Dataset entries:
══════════════════════════════

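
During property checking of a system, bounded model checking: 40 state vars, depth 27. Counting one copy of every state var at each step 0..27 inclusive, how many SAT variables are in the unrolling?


BMC unrolls to depth k, creating one copy of each state var for steps 0..k.
Step count = 27 + 1 = 28 (steps 0 through 27)
Vars per step = 40
Total = 40 * 28 = 1120

1120


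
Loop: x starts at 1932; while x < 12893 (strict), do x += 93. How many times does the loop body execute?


Step 1: x goes from 1932 toward 12893 by 93; the body runs while x<12893, so iterations = ceil((bound-start)/step)
Step 2: Distance=10961
Step 3: ceil(10961/93)=118

118


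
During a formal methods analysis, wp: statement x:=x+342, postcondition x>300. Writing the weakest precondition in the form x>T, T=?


Formula: wp(x:=E, P) = P[E/x] (substitute E for x in postcondition)
Step 1: Postcondition: x>300
Step 2: Substitute x+342 for x: x+342>300
Step 3: Solve for x: x > 300-342 = -42

-42


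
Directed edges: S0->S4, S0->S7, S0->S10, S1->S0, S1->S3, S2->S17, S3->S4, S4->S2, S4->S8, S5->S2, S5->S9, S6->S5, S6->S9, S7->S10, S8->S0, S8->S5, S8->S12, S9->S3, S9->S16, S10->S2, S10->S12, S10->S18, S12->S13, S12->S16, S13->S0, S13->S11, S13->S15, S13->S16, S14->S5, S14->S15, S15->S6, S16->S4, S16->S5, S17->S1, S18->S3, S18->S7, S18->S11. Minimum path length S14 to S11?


BFS layer-by-layer from S14:
  dist 0: {S14}
  dist 1: {S5, S15}
  dist 2: {S2, S6, S9}
  dist 3: {S3, S16, S17}
  dist 4: {S1, S4}
  dist 5: {S0, S8}
  dist 6: {S7, S10, S12}
  dist 7: {S13, S18}
  dist 8: {S11}
  -> S11 reached at distance 8
Shortest path length = 8

8


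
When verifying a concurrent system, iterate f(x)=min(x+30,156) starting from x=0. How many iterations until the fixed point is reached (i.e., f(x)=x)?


Step 1: x=0, cap=156, increment=30
Step 2: x grows by 30 each step until capped at 156; fixed point is x=156
Step 3: iterations = ceil(156/30) = 6

6


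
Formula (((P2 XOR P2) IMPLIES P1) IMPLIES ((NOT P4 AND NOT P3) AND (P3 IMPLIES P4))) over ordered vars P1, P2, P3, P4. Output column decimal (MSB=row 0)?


Formula: (((P2 XOR P2) IMPLIES P1) IMPLIES ((NOT P4 AND NOT P3) AND (P3 IMPLIES P4))) over P1, P2, P3, P4 (16 rows)
Evaluate each row (bits = P1,P2,P3,P4, MSB first):
  row 0 [0000]: (((0 XOR 0) IMPLIES 0) IMPLIES ((NOT 0 AND NOT 0) AND (0 IMPLIES 0))) -> 1
  row 1 [0001]: (((0 XOR 0) IMPLIES 0) IMPLIES ((NOT 1 AND NOT 0) AND (0 IMPLIES 1))) -> 0
  row 2 [0010]: (((0 XOR 0) IMPLIES 0) IMPLIES ((NOT 0 AND NOT 1) AND (1 IMPLIES 0))) -> 0
  row 3 [0011]: (((0 XOR 0) IMPLIES 0) IMPLIES ((NOT 1 AND NOT 1) AND (1 IMPLIES 1))) -> 0
  row 4 [0100]: (((1 XOR 1) IMPLIES 0) IMPLIES ((NOT 0 AND NOT 0) AND (0 IMPLIES 0))) -> 1
  row 5 [0101]: (((1 XOR 1) IMPLIES 0) IMPLIES ((NOT 1 AND NOT 0) AND (0 IMPLIES 1))) -> 0
  row 6 [0110]: (((1 XOR 1) IMPLIES 0) IMPLIES ((NOT 0 AND NOT 1) AND (1 IMPLIES 0))) -> 0
  row 7 [0111]: (((1 XOR 1) IMPLIES 0) IMPLIES ((NOT 1 AND NOT 1) AND (1 IMPLIES 1))) -> 0
  row 8 [1000]: (((0 XOR 0) IMPLIES 1) IMPLIES ((NOT 0 AND NOT 0) AND (0 IMPLIES 0))) -> 1
  row 9 [1001]: (((0 XOR 0) IMPLIES 1) IMPLIES ((NOT 1 AND NOT 0) AND (0 IMPLIES 1))) -> 0
  row 10 [1010]: (((0 XOR 0) IMPLIES 1) IMPLIES ((NOT 0 AND NOT 1) AND (1 IMPLIES 0))) -> 0
  row 11 [1011]: (((0 XOR 0) IMPLIES 1) IMPLIES ((NOT 1 AND NOT 1) AND (1 IMPLIES 1))) -> 0
  row 12 [1100]: (((1 XOR 1) IMPLIES 1) IMPLIES ((NOT 0 AND NOT 0) AND (0 IMPLIES 0))) -> 1
  row 13 [1101]: (((1 XOR 1) IMPLIES 1) IMPLIES ((NOT 1 AND NOT 0) AND (0 IMPLIES 1))) -> 0
  row 14 [1110]: (((1 XOR 1) IMPLIES 1) IMPLIES ((NOT 0 AND NOT 1) AND (1 IMPLIES 0))) -> 0
  row 15 [1111]: (((1 XOR 1) IMPLIES 1) IMPLIES ((NOT 1 AND NOT 1) AND (1 IMPLIES 1))) -> 0
Full result column, 4 rows per line (P1,P2 fixed per line; P3,P4 runs 00..11 left to right):
  rows 0-3 [P1,P2=00]: 1000  = hex 8
  rows 4-7 [P1,P2=01]: 1000  = hex 8
  rows 8-11 [P1,P2=10]: 1000  = hex 8
  rows 12-15 [P1,P2=11]: 1000  = hex 8
Output column (row 0 .. row 15) = 1000100010001000
Output column grouped in 4s = 1000 1000 1000 1000 = 0x8888
Convert to decimal digit by digit (value = value*16 + digit):
  8 -> 8
  8*16 + 8 = 136
  136*16 + 8 = 2184
  2184*16 + 8 = 34952
Decimal = 34952

34952


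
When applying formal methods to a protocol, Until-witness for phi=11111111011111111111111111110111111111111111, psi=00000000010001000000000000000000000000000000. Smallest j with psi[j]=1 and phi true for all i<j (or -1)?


(phi U psi) at 0: need smallest j with psi[j]=1 and phi[i]=1 for all i in [0,j).
Scan from step 0:
  step 0: phi=1, psi=0 -> continue
  step 1: phi=1, psi=0 -> continue
  step 2: phi=1, psi=0 -> continue
  step 3: phi=1, psi=0 -> continue
  step 8: phi=0 -> phi-prefix broken from here
  step 9: psi=1 but phi already failed -> not a witness
  step 13: psi=1 but phi already failed -> not a witness
  end of trace: no witness -> -1
Witness step = -1

-1


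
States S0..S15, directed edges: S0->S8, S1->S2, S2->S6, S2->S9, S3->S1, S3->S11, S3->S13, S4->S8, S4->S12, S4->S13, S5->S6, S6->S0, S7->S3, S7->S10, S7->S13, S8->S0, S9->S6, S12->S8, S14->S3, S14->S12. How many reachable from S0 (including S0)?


BFS from S0:
  layer 0: {S0}
  layer 1: {S8}
Reachable set: {S0, S8}
Count = 2

2


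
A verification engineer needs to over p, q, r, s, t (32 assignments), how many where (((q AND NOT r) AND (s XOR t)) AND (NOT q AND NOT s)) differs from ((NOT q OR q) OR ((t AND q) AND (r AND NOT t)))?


F1 = (((q AND NOT r) AND (s XOR t)) AND (NOT q AND NOT s))
F2 = ((NOT q OR q) OR ((t AND q) AND (r AND NOT t)))
Evaluate both on each of 32 rows (bits = p,q,r,s,t):
  row 0 [00000]: F1=0 F2=1 (differ) -> 1
  row 1 [00001]: F1=0 F2=1 (differ) -> 1
  row 2 [00010]: F1=0 F2=1 (differ) -> 1
  row 3 [00011]: F1=0 F2=1 (differ) -> 1
  row 4 [00100]: F1=0 F2=1 (differ) -> 1
  row 5 [00101]: F1=0 F2=1 (differ) -> 1
  row 6 [00110]: F1=0 F2=1 (differ) -> 1
  row 7 [00111]: F1=0 F2=1 (differ) -> 1
  row 8 [01000]: F1=0 F2=1 (differ) -> 1
  row 9 [01001]: F1=0 F2=1 (differ) -> 1
  row 10 [01010]: F1=0 F2=1 (differ) -> 1
  row 11 [01011]: F1=0 F2=1 (differ) -> 1
  row 12 [01100]: F1=0 F2=1 (differ) -> 1
  row 13 [01101]: F1=0 F2=1 (differ) -> 1
  row 14 [01110]: F1=0 F2=1 (differ) -> 1
  row 15 [01111]: F1=0 F2=1 (differ) -> 1
  row 16 [10000]: F1=0 F2=1 (differ) -> 1
  row 17 [10001]: F1=0 F2=1 (differ) -> 1
  row 18 [10010]: F1=0 F2=1 (differ) -> 1
  row 19 [10011]: F1=0 F2=1 (differ) -> 1
  row 20 [10100]: F1=0 F2=1 (differ) -> 1
  row 21 [10101]: F1=0 F2=1 (differ) -> 1
  row 22 [10110]: F1=0 F2=1 (differ) -> 1
  row 23 [10111]: F1=0 F2=1 (differ) -> 1
  row 24 [11000]: F1=0 F2=1 (differ) -> 1
  row 25 [11001]: F1=0 F2=1 (differ) -> 1
  row 26 [11010]: F1=0 F2=1 (differ) -> 1
  row 27 [11011]: F1=0 F2=1 (differ) -> 1
  row 28 [11100]: F1=0 F2=1 (differ) -> 1
  row 29 [11101]: F1=0 F2=1 (differ) -> 1
  row 30 [11110]: F1=0 F2=1 (differ) -> 1
  row 31 [11111]: F1=0 F2=1 (differ) -> 1
Full result column, 8 rows per line (p,q fixed per line; r,s,t runs 000..111 left to right):
  rows 0-7 [p,q=00]: 11111111  (ones: 8)
  rows 8-15 [p,q=01]: 11111111  (ones: 8)
  rows 16-23 [p,q=10]: 11111111  (ones: 8)
  rows 24-31 [p,q=11]: 11111111  (ones: 8)
Disagreements = 8+8+8+8 = 32

32


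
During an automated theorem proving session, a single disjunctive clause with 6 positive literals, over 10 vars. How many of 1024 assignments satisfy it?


Step 1: Total=2^10=1024
Step 2: Unsat when all 6 false: 2^4=16
Step 3: Sat=1024-16=1008

1008


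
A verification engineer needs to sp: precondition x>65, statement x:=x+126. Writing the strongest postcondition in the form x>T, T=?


Formula: sp(P, x:=E) = exists old_x. (x = E[old_x/x]) AND P[old_x/x] (old_x is the value of x before the assignment; eliminate old_x by solving x = E[old_x/x] for old_x)
Step 1: Precondition P: x>65, i.e. old_x > 65
Step 2: Assignment gives x = old_x + 126, so old_x = x - 126
Step 3: Substitute into P: x - 126 > 65
Step 4: Simplify: x > 65+126 = 191

191


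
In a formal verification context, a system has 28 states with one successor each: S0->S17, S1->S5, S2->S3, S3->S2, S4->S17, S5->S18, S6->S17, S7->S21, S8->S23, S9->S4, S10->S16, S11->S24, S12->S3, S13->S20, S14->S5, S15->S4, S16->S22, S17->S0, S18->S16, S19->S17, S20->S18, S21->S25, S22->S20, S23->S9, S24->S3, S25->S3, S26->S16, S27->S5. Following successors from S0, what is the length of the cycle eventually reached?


Trace from S0 until a state repeats:
  S0 -> S17 -> S0
S0 first seen at step 0, revisited at step 2.
Cycle length = 2 - 0 = 2

2


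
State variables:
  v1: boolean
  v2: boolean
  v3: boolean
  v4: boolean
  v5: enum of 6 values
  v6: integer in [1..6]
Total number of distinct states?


State space = product of domain sizes of all variables.
Domain sizes:
  v1 (boolean): 2
  v2 (boolean): 2
  v3 (boolean): 2
  v4 (boolean): 2
  v5 (enum of 6 values): 6
  v6 (integer in [1..6]): 6
Product = 2 * 2 * 2 * 2 * 6 * 6 = 576

576


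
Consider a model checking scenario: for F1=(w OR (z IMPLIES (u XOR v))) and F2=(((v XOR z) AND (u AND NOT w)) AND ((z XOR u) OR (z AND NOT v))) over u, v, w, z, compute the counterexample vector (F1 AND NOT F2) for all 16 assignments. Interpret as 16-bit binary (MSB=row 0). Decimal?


F1 = (w OR (z IMPLIES (u XOR v)))
F2 = (((v XOR z) AND (u AND NOT w)) AND ((z XOR u) OR (z AND NOT v)))
Counterexample to F1=>F2 is where F1=1 and F2=0.
Evaluate each row (bits = u,v,w,z, MSB first):
  row 0 [0000]: F1=1 F2=0 -> F1&~F2 -> 1
  row 1 [0001]: F1=0 F2=0 -> F1&~F2 -> 0
  row 2 [0010]: F1=1 F2=0 -> F1&~F2 -> 1
  row 3 [0011]: F1=1 F2=0 -> F1&~F2 -> 1
  row 4 [0100]: F1=1 F2=0 -> F1&~F2 -> 1
  row 5 [0101]: F1=1 F2=0 -> F1&~F2 -> 1
  row 6 [0110]: F1=1 F2=0 -> F1&~F2 -> 1
  row 7 [0111]: F1=1 F2=0 -> F1&~F2 -> 1
  row 8 [1000]: F1=1 F2=0 -> F1&~F2 -> 1
  row 9 [1001]: F1=1 F2=1 -> F1&~F2 -> 0
  row 10 [1010]: F1=1 F2=0 -> F1&~F2 -> 1
  row 11 [1011]: F1=1 F2=0 -> F1&~F2 -> 1
  row 12 [1100]: F1=1 F2=1 -> F1&~F2 -> 0
  row 13 [1101]: F1=0 F2=0 -> F1&~F2 -> 0
  row 14 [1110]: F1=1 F2=0 -> F1&~F2 -> 1
  row 15 [1111]: F1=1 F2=0 -> F1&~F2 -> 1
Full result column, 4 rows per line (u,v fixed per line; w,z runs 00..11 left to right):
  rows 0-3 [u,v=00]: 1011  = hex B
  rows 4-7 [u,v=01]: 1111  = hex F
  rows 8-11 [u,v=10]: 1011  = hex B
  rows 12-15 [u,v=11]: 0011  = hex 3
Counterexample vector (row 0 .. row 15) = 1011111110110011
Output column grouped in 4s = 1011 1111 1011 0011 = 0xBFB3
Convert to decimal digit by digit (value = value*16 + digit):
  B -> 11
  11*16 + 15 (F) = 191
  191*16 + 11 (B) = 3067
  3067*16 + 3 = 49075
Decimal = 49075

49075


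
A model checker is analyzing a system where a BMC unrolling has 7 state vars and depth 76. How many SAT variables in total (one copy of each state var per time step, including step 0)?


BMC unrolls to depth k, creating one copy of each state var for steps 0..k.
Step count = 76 + 1 = 77 (steps 0 through 76)
Vars per step = 7
Total = 7 * 77 = 539

539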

══════════════════════════════

EXERCISE OBJECTIVE
Where the line containing "A model checker" appears in the data above, begin there and reproduce every line to the end exactly; include nothing else.

ANSWER BOX
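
A model checker is analyzing a system where a BMC unrolling has 7 state vars and depth 76. How many SAT variables in total (one copy of each state var per time step, including step 0)?


BMC unrolls to depth k, creating one copy of each state var for steps 0..k.
Step count = 76 + 1 = 77 (steps 0 through 76)
Vars per step = 7
Total = 7 * 77 = 539

539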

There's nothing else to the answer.